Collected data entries
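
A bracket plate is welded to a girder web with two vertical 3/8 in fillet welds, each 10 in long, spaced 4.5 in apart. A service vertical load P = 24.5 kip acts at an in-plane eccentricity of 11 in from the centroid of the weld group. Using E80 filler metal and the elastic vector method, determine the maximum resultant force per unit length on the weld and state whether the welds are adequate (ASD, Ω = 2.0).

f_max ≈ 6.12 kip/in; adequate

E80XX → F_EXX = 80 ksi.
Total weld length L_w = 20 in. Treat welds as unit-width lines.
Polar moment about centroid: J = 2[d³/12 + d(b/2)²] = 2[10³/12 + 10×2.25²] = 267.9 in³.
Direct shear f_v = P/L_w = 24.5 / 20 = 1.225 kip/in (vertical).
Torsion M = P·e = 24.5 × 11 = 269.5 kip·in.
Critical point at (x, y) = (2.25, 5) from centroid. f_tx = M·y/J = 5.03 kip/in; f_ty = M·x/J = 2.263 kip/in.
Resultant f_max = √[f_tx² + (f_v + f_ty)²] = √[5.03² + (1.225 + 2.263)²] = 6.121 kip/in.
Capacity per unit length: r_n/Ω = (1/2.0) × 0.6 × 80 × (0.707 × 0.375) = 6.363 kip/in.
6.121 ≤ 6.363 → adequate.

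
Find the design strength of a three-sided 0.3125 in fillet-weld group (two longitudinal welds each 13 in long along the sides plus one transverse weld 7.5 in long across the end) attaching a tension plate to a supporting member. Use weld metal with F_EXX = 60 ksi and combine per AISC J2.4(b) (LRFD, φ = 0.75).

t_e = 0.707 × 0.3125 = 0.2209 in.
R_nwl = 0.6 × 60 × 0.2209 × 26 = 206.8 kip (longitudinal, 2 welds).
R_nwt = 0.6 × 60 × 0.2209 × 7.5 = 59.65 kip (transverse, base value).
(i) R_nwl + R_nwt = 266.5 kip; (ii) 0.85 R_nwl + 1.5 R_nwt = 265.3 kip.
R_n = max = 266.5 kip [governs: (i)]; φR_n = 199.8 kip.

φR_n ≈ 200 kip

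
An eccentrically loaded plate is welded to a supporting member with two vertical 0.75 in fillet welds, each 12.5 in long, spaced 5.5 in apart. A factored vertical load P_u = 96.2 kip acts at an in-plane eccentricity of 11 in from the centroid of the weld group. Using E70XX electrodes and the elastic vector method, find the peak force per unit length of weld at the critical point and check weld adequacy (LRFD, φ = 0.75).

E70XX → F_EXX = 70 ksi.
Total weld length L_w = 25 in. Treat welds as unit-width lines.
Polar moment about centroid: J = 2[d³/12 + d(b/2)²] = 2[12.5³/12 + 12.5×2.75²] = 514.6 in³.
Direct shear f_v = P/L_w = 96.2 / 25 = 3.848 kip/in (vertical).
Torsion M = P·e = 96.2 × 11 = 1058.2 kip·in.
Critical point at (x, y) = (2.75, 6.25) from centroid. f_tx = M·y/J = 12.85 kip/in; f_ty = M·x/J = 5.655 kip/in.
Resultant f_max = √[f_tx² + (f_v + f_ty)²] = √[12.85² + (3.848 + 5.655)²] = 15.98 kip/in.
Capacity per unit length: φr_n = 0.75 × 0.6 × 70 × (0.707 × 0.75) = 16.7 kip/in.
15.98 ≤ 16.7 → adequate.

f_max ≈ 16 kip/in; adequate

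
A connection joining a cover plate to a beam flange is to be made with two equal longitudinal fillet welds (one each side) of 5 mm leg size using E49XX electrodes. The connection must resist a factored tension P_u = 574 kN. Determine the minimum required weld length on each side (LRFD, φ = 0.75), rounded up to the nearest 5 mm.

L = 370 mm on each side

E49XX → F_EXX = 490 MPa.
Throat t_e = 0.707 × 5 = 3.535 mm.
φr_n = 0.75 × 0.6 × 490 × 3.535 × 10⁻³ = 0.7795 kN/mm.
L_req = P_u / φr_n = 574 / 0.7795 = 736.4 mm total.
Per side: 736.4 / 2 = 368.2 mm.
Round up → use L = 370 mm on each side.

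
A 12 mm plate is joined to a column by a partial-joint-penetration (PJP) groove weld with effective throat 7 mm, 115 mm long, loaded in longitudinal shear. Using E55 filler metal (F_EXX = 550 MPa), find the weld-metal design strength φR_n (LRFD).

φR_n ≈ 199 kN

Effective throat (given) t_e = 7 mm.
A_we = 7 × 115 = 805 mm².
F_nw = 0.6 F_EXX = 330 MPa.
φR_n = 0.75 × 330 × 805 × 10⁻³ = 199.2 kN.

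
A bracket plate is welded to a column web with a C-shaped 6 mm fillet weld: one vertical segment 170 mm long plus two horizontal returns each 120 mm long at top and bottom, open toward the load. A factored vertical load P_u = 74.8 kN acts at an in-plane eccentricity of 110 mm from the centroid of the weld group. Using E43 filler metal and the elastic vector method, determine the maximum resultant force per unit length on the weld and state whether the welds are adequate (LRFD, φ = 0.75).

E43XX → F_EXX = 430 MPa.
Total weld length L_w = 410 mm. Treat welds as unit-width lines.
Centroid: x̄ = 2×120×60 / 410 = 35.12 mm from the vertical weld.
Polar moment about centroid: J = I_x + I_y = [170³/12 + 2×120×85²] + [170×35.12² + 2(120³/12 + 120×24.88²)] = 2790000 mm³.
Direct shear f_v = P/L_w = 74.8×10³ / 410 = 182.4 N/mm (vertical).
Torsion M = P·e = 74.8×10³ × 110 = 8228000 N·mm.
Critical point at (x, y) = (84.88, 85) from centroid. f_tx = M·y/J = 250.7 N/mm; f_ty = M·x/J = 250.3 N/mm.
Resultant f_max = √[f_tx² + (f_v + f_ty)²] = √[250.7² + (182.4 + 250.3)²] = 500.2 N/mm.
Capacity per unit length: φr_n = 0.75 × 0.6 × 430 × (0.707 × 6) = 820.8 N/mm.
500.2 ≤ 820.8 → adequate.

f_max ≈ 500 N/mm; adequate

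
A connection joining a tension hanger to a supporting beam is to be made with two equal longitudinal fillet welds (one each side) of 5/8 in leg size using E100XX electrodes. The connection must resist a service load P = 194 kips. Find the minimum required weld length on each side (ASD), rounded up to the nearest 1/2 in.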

→ TASK OBJECTIVE
Each entry above is to be transcribed exactly as it was written.

→ ANSWER BELOW
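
A bracket plate is welded to a girder web with two vertical 3/8 in fillet welds, each 10 in long, spaced 4.5 in apart. A service vertical load P = 24.5 kip acts at an in-plane eccentricity of 11 in from the centroid of the weld group. Using E80 filler metal and the elastic vector method, determine the maximum resultant force per unit length on the weld and state whether the welds are adequate (ASD, Ω = 2.0).

f_max ≈ 6.12 kip/in; adequate

E80XX → F_EXX = 80 ksi.
Total weld length L_w = 20 in. Treat welds as unit-width lines.
Polar moment about centroid: J = 2[d³/12 + d(b/2)²] = 2[10³/12 + 10×2.25²] = 267.9 in³.
Direct shear f_v = P/L_w = 24.5 / 20 = 1.225 kip/in (vertical).
Torsion M = P·e = 24.5 × 11 = 269.5 kip·in.
Critical point at (x, y) = (2.25, 5) from centroid. f_tx = M·y/J = 5.03 kip/in; f_ty = M·x/J = 2.263 kip/in.
Resultant f_max = √[f_tx² + (f_v + f_ty)²] = √[5.03² + (1.225 + 2.263)²] = 6.121 kip/in.
Capacity per unit length: r_n/Ω = (1/2.0) × 0.6 × 80 × (0.707 × 0.375) = 6.363 kip/in.
6.121 ≤ 6.363 → adequate.

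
Find the design strength of a three-sided 0.3125 in fillet-weld group (two longitudinal welds each 13 in long along the sides plus one transverse weld 7.5 in long across the end) attaching a tension plate to a supporting member. Use weld metal with F_EXX = 60 ksi and combine per AISC J2.4(b) (LRFD, φ = 0.75).

t_e = 0.707 × 0.3125 = 0.2209 in.
R_nwl = 0.6 × 60 × 0.2209 × 26 = 206.8 kip (longitudinal, 2 welds).
R_nwt = 0.6 × 60 × 0.2209 × 7.5 = 59.65 kip (transverse, base value).
(i) R_nwl + R_nwt = 266.5 kip; (ii) 0.85 R_nwl + 1.5 R_nwt = 265.3 kip.
R_n = max = 266.5 kip [governs: (i)]; φR_n = 199.8 kip.

φR_n ≈ 200 kip

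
An eccentrically loaded plate is welded to a supporting member with two vertical 0.75 in fillet welds, each 12.5 in long, spaced 5.5 in apart. A factored vertical load P_u = 96.2 kip acts at an in-plane eccentricity of 11 in from the centroid of the weld group. Using E70XX electrodes and the elastic vector method, find the peak force per unit length of weld at the critical point and check weld adequacy (LRFD, φ = 0.75).

E70XX → F_EXX = 70 ksi.
Total weld length L_w = 25 in. Treat welds as unit-width lines.
Polar moment about centroid: J = 2[d³/12 + d(b/2)²] = 2[12.5³/12 + 12.5×2.75²] = 514.6 in³.
Direct shear f_v = P/L_w = 96.2 / 25 = 3.848 kip/in (vertical).
Torsion M = P·e = 96.2 × 11 = 1058.2 kip·in.
Critical point at (x, y) = (2.75, 6.25) from centroid. f_tx = M·y/J = 12.85 kip/in; f_ty = M·x/J = 5.655 kip/in.
Resultant f_max = √[f_tx² + (f_v + f_ty)²] = √[12.85² + (3.848 + 5.655)²] = 15.98 kip/in.
Capacity per unit length: φr_n = 0.75 × 0.6 × 70 × (0.707 × 0.75) = 16.7 kip/in.
15.98 ≤ 16.7 → adequate.

f_max ≈ 16 kip/in; adequate

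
A connection joining a cover plate to a beam flange is to be made with two equal longitudinal fillet welds (one each side) of 5 mm leg size using E49XX electrodes. The connection must resist a factored tension P_u = 574 kN. Determine the minimum required weld length on each side (LRFD, φ = 0.75), rounded up to the nearest 5 mm.

L = 370 mm on each side

E49XX → F_EXX = 490 MPa.
Throat t_e = 0.707 × 5 = 3.535 mm.
φr_n = 0.75 × 0.6 × 490 × 3.535 × 10⁻³ = 0.7795 kN/mm.
L_req = P_u / φr_n = 574 / 0.7795 = 736.4 mm total.
Per side: 736.4 / 2 = 368.2 mm.
Round up → use L = 370 mm on each side.

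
A 12 mm plate is joined to a column by a partial-joint-penetration (PJP) groove weld with effective throat 7 mm, 115 mm long, loaded in longitudinal shear. Using E55 filler metal (F_EXX = 550 MPa), find the weld-metal design strength φR_n (LRFD).

φR_n ≈ 199 kN

Effective throat (given) t_e = 7 mm.
A_we = 7 × 115 = 805 mm².
F_nw = 0.6 F_EXX = 330 MPa.
φR_n = 0.75 × 330 × 805 × 10⁻³ = 199.2 kN.

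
A bracket plate is welded to a column web with a C-shaped 6 mm fillet weld: one vertical segment 170 mm long plus two horizontal returns each 120 mm long at top and bottom, open toward the load. A factored vertical load P_u = 74.8 kN acts at an in-plane eccentricity of 110 mm from the centroid of the weld group. Using E43 filler metal and the elastic vector method, determine the maximum resultant force per unit length on the weld and state whether the welds are adequate (LRFD, φ = 0.75).

E43XX → F_EXX = 430 MPa.
Total weld length L_w = 410 mm. Treat welds as unit-width lines.
Centroid: x̄ = 2×120×60 / 410 = 35.12 mm from the vertical weld.
Polar moment about centroid: J = I_x + I_y = [170³/12 + 2×120×85²] + [170×35.12² + 2(120³/12 + 120×24.88²)] = 2790000 mm³.
Direct shear f_v = P/L_w = 74.8×10³ / 410 = 182.4 N/mm (vertical).
Torsion M = P·e = 74.8×10³ × 110 = 8228000 N·mm.
Critical point at (x, y) = (84.88, 85) from centroid. f_tx = M·y/J = 250.7 N/mm; f_ty = M·x/J = 250.3 N/mm.
Resultant f_max = √[f_tx² + (f_v + f_ty)²] = √[250.7² + (182.4 + 250.3)²] = 500.2 N/mm.
Capacity per unit length: φr_n = 0.75 × 0.6 × 430 × (0.707 × 6) = 820.8 N/mm.
500.2 ≤ 820.8 → adequate.

f_max ≈ 500 N/mm; adequate

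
A connection joining a tension hanger to a supporting beam is to be made with two equal longitudinal fillet welds (one each side) of 5/8 in leg size using E100XX electrodes. The connection must resist a service load P = 194 kips. Find the minimum required weld length on each side (ASD), rounded up to the nearest 1/2 in.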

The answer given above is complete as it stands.